> _Work to complete_
The records below must be reproduced in full and without error.

> _Supplied records_
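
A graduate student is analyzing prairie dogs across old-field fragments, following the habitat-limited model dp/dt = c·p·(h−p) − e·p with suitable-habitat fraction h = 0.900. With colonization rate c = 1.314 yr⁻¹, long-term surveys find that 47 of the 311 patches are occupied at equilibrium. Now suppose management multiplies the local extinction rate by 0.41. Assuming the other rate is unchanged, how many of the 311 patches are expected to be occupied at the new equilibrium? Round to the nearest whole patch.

184

Observed p* = 47/311 = 0.15113.
Balance c(h−p*) = e gives e = 1.314×(0.9 − 0.15113) = 0.98402.
New p* = 0.9 − e/c = 0.9 − 0.40345/1.31400 = 0.59296.
Expected occupied = 311 × 0.59296 = 184.41 ≈ 184.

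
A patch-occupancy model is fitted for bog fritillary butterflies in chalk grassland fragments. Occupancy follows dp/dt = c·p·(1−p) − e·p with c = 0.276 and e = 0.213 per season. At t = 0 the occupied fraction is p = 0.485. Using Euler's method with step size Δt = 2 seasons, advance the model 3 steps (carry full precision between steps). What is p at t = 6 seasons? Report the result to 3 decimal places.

0.343

Update rule: p ← p + [c·p·(1−p) − e·p]·Δt with Δt = 2.
t = 2: p = 0.48500 + (-0.06873) = 0.41627
t = 4: p = 0.41627 + (-0.04320) = 0.37307
t = 6: p = 0.37307 + (-0.02982) = 0.34325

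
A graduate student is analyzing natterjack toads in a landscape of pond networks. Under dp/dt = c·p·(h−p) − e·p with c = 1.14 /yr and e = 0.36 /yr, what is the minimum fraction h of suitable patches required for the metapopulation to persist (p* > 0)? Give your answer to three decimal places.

p* = h − e/c is positive only when h > e/c.
h_min = e/c = 0.36/1.14 = 0.3158.

0.316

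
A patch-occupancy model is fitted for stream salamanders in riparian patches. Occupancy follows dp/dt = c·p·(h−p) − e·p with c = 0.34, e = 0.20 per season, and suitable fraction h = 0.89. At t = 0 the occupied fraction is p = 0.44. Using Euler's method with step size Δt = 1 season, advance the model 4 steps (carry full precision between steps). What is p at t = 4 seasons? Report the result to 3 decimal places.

Update rule: p ← p + [c·p·(h−p) − e·p]·Δt with Δt = 1.
p: 0.44000 → 0.41932  (Δp = -0.02068)
p: 0.41932 → 0.40256  (Δp = -0.01676)
p: 0.40256 → 0.38876  (Δp = -0.01380)
p: 0.38876 → 0.37726  (Δp = -0.01150)

0.377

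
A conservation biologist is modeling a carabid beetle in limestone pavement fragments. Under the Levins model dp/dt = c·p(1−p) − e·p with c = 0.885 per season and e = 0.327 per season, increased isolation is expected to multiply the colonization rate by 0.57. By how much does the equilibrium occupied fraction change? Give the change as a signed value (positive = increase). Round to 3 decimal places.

-0.279

Before: p* = 1 − 0.327/0.885 = 0.6305.
After the change, c = 0.50445, e = 0.327, so p* = 1 − 0.327/0.50445 = 0.3518.
Δp* = 0.3518 − 0.6305 = -0.2787.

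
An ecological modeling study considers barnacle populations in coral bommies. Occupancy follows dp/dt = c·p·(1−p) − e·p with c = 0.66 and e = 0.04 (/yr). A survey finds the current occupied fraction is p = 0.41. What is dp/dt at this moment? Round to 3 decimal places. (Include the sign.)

0.143

Colonization term: c·p·(1−p) = 0.66×0.41×0.5900 = 0.15965.
Extinction term: e·p = 0.01640.
dp/dt = 0.15965 − 0.01640 = 0.14325.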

> _Reply to the task_
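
A graduate student is analyzing prairie dogs across old-field fragments, following the habitat-limited model dp/dt = c·p·(h−p) − e·p with suitable-habitat fraction h = 0.900. With colonization rate c = 1.314 yr⁻¹, long-term surveys find that 47 of the 311 patches are occupied at equilibrium. Now suppose management multiplies the local extinction rate by 0.41. Assuming the other rate is unchanged, how many of the 311 patches are expected to be occupied at the new equilibrium? Round to the nearest whole patch.

184

Observed p* = 47/311 = 0.15113.
Balance c(h−p*) = e gives e = 1.314×(0.9 − 0.15113) = 0.98402.
New p* = 0.9 − e/c = 0.9 − 0.40345/1.31400 = 0.59296.
Expected occupied = 311 × 0.59296 = 184.41 ≈ 184.

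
A patch-occupancy model is fitted for bog fritillary butterflies in chalk grassland fragments. Occupancy follows dp/dt = c·p·(1−p) − e·p with c = 0.276 and e = 0.213 per season. At t = 0 the occupied fraction is p = 0.485. Using Euler's method with step size Δt = 2 seasons, advance the model 3 steps (carry full precision between steps). What is p at t = 6 seasons? Report the result to 3 decimal places.

0.343

Update rule: p ← p + [c·p·(1−p) − e·p]·Δt with Δt = 2.
t = 2: p = 0.48500 + (-0.06873) = 0.41627
t = 4: p = 0.41627 + (-0.04320) = 0.37307
t = 6: p = 0.37307 + (-0.02982) = 0.34325

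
A graduate student is analyzing natterjack toads in a landscape of pond networks. Under dp/dt = c·p·(h−p) − e·p with c = 1.14 /yr and e = 0.36 /yr, what is the minimum fraction h of suitable patches required for the metapopulation to persist (p* > 0)? Give your answer to three decimal places.

p* = h − e/c is positive only when h > e/c.
h_min = e/c = 0.36/1.14 = 0.3158.

0.316

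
A patch-occupancy model is fitted for stream salamanders in riparian patches. Occupancy follows dp/dt = c·p·(h−p) − e·p with c = 0.34, e = 0.20 per season, and suitable fraction h = 0.89. At t = 0 the occupied fraction is p = 0.44. Using Euler's method with step size Δt = 1 season, advance the model 4 steps (carry full precision between steps). What is p at t = 4 seasons? Report the result to 3 decimal places.

Update rule: p ← p + [c·p·(h−p) − e·p]·Δt with Δt = 1.
p: 0.44000 → 0.41932  (Δp = -0.02068)
p: 0.41932 → 0.40256  (Δp = -0.01676)
p: 0.40256 → 0.38876  (Δp = -0.01380)
p: 0.38876 → 0.37726  (Δp = -0.01150)

0.377

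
A conservation biologist is modeling a carabid beetle in limestone pavement fragments. Under the Levins model dp/dt = c·p(1−p) − e·p with c = 0.885 per season and e = 0.327 per season, increased isolation is expected to multiply the colonization rate by 0.57. By how much does the equilibrium occupied fraction change? Give the change as a signed value (positive = increase). Round to 3 decimal places.

-0.279

Before: p* = 1 − 0.327/0.885 = 0.6305.
After the change, c = 0.50445, e = 0.327, so p* = 1 − 0.327/0.50445 = 0.3518.
Δp* = 0.3518 − 0.6305 = -0.2787.

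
An ecological modeling study considers barnacle populations in coral bommies. Occupancy follows dp/dt = c·p·(1−p) − e·p with c = 0.66 and e = 0.04 (/yr). A survey finds the current occupied fraction is p = 0.41. What is dp/dt at this moment? Round to 3 decimal places. (Include the sign.)

0.143

Colonization term: c·p·(1−p) = 0.66×0.41×0.5900 = 0.15965.
Extinction term: e·p = 0.01640.
dp/dt = 0.15965 − 0.01640 = 0.14325.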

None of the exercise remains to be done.